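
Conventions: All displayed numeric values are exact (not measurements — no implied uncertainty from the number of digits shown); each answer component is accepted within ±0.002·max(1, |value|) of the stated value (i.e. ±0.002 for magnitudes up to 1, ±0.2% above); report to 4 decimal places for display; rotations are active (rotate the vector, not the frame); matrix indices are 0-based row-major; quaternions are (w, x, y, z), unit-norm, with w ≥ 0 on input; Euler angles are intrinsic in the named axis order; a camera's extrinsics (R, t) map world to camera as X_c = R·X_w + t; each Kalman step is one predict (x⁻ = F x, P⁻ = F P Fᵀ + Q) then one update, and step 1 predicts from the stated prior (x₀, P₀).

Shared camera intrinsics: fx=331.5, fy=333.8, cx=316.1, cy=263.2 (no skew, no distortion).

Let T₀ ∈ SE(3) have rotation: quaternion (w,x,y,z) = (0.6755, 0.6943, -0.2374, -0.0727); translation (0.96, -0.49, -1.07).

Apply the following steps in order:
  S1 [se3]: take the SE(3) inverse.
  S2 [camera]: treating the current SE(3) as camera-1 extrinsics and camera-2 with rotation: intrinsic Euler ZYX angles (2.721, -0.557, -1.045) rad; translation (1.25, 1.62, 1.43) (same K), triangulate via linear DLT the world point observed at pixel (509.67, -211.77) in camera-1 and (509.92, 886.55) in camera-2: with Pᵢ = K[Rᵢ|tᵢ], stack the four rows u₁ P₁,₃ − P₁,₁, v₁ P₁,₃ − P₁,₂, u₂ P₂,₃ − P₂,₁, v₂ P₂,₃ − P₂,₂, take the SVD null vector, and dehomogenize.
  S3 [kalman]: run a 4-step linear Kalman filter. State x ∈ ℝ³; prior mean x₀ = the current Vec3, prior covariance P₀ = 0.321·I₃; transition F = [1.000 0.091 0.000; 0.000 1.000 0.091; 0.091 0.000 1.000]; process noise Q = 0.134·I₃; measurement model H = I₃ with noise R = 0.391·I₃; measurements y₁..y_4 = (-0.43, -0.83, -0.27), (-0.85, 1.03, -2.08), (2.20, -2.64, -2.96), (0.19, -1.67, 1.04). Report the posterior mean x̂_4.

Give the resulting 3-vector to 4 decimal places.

result = (0.4945, -1.5423, -0.7035)

after S1 (invert_se3): R=[0.8767 -0.4279 0.2198; -0.2314 0.0253 0.9725; -0.4217 -0.9035 -0.0768], t=(-0.8161, 1.2752, -0.1201)
after S2 (triangulate): (1.2021, -1.1763, -1.8388)
after S3 (kf_track): (0.4945, -1.5423, -0.7035)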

━━━━━━

▸ **Work required**
Scan the data for the string "prior" and copy each line in which it occurs.

▸ **Task answer**
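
Conventions: All displayed numeric values are exact (not measurements — no implied uncertainty from the number of digits shown); each answer component is accepted within ±0.002·max(1, |value|) of the stated value (i.e. ±0.002 for magnitudes up to 1, ±0.2% above); report to 4 decimal places for display; rotations are active (rotate the vector, not the frame); matrix indices are 0-based row-major; quaternions are (w, x, y, z), unit-norm, with w ≥ 0 on input; Euler angles are intrinsic in the named axis order; a camera's extrinsics (R, t) map world to camera as X_c = R·X_w + t; each Kalman step is one predict (x⁻ = F x, P⁻ = F P Fᵀ + Q) then one update, and step 1 predicts from the stated prior (x₀, P₀).
  S3 [kalman]: run a 4-step linear Kalman filter. State x ∈ ℝ³; prior mean x₀ = the current Vec3, prior covariance P₀ = 0.321·I₃; transition F = [1.000 0.091 0.000; 0.000 1.000 0.091; 0.091 0.000 1.000]; process noise Q = 0.134·I₃; measurement model H = I₃ with noise R = 0.391·I₃; measurements y₁..y_4 = (-0.43, -0.83, -0.27), (-0.85, 1.03, -2.08), (2.20, -2.64, -2.96), (0.19, -1.67, 1.04). Report the posterior mean x̂_4.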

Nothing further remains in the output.